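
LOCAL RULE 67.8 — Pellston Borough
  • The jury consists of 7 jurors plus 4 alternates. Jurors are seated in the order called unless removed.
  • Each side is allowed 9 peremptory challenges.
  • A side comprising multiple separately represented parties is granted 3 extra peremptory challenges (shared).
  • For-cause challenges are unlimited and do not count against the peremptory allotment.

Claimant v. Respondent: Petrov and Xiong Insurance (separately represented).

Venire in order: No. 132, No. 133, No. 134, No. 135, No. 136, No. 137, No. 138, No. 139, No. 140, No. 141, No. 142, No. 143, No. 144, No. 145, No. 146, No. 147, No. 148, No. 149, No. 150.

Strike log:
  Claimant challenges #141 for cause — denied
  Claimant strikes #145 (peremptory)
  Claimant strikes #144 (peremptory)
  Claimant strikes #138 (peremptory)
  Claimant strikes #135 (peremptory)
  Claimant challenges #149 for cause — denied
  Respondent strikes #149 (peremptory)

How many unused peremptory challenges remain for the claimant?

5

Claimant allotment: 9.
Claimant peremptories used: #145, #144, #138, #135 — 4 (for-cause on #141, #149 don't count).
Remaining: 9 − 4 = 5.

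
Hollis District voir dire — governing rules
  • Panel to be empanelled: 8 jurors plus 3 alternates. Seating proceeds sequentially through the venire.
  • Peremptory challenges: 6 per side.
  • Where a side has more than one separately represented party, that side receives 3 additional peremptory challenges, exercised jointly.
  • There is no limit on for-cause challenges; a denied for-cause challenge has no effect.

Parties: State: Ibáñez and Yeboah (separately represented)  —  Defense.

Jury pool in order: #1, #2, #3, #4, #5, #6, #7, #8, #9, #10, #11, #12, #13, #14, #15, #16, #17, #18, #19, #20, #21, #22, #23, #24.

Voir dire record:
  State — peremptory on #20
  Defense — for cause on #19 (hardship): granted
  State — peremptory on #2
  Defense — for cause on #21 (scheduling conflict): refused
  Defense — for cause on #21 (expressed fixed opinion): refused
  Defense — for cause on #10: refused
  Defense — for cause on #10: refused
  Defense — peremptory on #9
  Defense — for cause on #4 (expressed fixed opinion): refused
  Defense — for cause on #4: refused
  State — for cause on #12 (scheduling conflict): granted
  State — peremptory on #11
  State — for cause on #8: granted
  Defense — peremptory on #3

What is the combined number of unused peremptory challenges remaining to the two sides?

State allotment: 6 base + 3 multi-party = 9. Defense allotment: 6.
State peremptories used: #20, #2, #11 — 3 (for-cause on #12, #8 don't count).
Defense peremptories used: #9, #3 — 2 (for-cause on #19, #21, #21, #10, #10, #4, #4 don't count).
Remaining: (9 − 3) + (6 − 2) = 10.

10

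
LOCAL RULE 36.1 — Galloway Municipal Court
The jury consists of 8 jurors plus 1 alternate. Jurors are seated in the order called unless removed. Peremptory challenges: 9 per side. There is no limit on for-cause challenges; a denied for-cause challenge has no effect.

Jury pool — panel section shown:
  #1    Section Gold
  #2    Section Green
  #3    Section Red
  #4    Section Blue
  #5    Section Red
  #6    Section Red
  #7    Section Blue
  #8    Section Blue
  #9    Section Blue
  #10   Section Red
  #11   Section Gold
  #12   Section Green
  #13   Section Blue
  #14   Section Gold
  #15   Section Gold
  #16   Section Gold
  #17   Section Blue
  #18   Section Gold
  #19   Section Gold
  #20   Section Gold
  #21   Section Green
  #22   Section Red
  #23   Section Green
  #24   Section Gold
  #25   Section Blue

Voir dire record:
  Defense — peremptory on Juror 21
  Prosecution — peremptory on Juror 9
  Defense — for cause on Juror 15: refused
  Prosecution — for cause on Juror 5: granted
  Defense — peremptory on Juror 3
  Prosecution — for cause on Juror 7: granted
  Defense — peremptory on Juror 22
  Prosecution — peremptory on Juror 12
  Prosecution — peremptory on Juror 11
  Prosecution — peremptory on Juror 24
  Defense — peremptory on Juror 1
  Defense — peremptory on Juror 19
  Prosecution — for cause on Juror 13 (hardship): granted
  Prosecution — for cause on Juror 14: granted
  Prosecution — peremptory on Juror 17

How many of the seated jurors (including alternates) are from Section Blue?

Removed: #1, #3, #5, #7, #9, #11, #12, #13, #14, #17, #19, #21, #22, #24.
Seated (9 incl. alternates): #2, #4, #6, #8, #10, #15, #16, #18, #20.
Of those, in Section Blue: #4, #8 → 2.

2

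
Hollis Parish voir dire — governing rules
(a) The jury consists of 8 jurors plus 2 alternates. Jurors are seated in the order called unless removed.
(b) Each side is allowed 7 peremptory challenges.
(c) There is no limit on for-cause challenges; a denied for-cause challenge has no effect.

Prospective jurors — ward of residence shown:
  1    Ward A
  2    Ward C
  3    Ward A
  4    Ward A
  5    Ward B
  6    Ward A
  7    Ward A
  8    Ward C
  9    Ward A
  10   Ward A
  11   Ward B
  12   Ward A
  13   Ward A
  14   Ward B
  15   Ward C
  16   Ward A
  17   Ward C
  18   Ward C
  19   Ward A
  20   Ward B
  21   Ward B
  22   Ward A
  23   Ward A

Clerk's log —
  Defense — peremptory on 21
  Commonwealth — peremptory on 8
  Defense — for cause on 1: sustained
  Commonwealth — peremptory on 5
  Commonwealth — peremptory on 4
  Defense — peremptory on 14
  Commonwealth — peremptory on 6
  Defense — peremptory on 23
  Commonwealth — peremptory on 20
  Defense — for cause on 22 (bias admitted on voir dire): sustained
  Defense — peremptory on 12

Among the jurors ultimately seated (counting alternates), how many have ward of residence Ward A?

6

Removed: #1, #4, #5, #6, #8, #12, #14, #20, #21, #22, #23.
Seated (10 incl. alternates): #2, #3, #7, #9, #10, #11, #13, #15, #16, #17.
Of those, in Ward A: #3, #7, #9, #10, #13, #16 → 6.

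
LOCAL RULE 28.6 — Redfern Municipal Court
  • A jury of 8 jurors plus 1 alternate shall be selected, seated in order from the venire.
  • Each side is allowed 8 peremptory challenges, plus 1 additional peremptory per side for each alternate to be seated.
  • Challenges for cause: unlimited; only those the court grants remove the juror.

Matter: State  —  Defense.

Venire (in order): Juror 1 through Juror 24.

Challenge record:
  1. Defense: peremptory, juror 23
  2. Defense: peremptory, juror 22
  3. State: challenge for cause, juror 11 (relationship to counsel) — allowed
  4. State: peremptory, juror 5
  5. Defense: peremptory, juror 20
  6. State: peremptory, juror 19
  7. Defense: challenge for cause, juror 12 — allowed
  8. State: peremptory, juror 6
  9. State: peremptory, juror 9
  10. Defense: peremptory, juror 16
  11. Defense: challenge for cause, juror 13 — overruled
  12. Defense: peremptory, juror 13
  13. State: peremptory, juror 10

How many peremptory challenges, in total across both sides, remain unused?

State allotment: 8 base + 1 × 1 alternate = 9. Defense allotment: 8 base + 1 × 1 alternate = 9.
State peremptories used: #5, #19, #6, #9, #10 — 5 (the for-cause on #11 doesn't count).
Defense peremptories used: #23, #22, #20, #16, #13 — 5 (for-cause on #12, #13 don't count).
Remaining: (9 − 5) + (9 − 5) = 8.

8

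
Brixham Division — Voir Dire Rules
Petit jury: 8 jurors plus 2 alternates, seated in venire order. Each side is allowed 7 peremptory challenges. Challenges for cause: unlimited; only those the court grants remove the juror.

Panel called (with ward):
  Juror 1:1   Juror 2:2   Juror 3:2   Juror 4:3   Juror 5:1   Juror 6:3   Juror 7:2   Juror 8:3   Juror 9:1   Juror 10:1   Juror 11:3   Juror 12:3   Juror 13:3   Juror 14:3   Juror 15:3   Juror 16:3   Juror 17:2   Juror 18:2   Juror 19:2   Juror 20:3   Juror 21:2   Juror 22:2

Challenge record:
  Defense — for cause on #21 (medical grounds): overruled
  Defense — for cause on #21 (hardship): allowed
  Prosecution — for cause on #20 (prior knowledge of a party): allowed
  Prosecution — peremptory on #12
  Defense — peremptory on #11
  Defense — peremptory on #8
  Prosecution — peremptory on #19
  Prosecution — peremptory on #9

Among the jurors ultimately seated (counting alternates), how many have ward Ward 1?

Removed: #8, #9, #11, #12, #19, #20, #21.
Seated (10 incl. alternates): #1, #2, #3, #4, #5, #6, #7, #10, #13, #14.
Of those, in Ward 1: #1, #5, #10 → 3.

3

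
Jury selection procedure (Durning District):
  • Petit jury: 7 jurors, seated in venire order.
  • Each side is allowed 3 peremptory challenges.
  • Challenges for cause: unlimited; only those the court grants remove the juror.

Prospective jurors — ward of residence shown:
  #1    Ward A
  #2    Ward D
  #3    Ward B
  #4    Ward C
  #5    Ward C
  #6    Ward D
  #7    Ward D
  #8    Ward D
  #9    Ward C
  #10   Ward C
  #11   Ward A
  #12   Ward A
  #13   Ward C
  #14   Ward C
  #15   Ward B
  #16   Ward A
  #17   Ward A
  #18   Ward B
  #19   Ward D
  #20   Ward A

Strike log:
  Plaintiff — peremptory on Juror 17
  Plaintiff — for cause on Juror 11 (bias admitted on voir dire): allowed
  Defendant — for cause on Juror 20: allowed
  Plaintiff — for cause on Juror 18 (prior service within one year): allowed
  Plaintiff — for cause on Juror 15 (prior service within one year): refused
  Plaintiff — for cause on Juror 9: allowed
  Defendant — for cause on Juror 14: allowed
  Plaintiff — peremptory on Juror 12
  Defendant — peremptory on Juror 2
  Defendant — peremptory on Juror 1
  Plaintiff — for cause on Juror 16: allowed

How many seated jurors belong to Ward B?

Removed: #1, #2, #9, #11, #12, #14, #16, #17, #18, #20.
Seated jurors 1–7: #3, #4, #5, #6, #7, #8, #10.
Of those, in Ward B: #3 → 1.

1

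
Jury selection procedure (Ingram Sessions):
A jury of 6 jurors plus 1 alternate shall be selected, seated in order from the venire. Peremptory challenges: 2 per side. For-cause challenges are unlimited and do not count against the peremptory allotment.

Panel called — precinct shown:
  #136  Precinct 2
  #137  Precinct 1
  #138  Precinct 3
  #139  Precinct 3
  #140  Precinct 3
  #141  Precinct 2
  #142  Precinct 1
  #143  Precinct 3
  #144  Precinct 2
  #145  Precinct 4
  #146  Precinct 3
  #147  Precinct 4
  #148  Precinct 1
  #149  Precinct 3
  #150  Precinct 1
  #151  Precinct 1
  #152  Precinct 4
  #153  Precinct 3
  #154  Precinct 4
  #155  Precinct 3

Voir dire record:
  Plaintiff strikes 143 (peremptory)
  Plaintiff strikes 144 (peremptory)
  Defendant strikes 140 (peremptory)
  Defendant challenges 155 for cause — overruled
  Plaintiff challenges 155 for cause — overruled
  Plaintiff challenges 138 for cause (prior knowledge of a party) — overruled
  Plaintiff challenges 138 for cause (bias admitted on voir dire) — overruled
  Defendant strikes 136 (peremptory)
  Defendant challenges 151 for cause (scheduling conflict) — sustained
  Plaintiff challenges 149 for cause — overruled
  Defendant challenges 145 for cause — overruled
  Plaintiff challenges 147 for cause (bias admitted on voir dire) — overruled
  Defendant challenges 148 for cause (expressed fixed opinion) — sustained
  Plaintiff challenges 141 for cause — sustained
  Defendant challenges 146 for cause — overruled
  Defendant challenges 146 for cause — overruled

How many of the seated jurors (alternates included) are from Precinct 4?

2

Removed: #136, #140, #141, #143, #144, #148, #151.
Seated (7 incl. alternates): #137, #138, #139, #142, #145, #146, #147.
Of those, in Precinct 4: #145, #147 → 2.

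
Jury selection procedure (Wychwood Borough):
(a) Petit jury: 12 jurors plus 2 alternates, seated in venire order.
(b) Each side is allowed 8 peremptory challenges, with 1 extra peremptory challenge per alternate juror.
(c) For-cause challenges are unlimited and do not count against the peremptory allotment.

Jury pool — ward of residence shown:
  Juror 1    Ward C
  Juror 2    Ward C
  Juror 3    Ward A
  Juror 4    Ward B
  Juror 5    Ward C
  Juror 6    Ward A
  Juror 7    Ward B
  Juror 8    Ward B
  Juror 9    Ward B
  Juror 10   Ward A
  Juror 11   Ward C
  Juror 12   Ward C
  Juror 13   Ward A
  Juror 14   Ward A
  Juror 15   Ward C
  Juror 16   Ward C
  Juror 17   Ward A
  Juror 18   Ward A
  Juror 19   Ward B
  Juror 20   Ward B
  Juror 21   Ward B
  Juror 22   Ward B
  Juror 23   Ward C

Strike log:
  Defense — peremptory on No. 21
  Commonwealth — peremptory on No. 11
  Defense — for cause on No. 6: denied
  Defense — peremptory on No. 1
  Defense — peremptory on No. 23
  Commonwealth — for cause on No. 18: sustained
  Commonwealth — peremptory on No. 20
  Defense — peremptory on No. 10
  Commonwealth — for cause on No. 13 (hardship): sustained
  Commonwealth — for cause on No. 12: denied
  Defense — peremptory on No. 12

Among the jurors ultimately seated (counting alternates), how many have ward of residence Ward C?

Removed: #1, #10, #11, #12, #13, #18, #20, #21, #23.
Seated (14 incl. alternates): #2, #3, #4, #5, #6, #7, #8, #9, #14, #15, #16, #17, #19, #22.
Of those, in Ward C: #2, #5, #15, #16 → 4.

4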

▶ _WORK TASK_
Across the listing, how many lines contain "extra"? State the number and nothing else.

▶ _EXERCISE RESULT_
2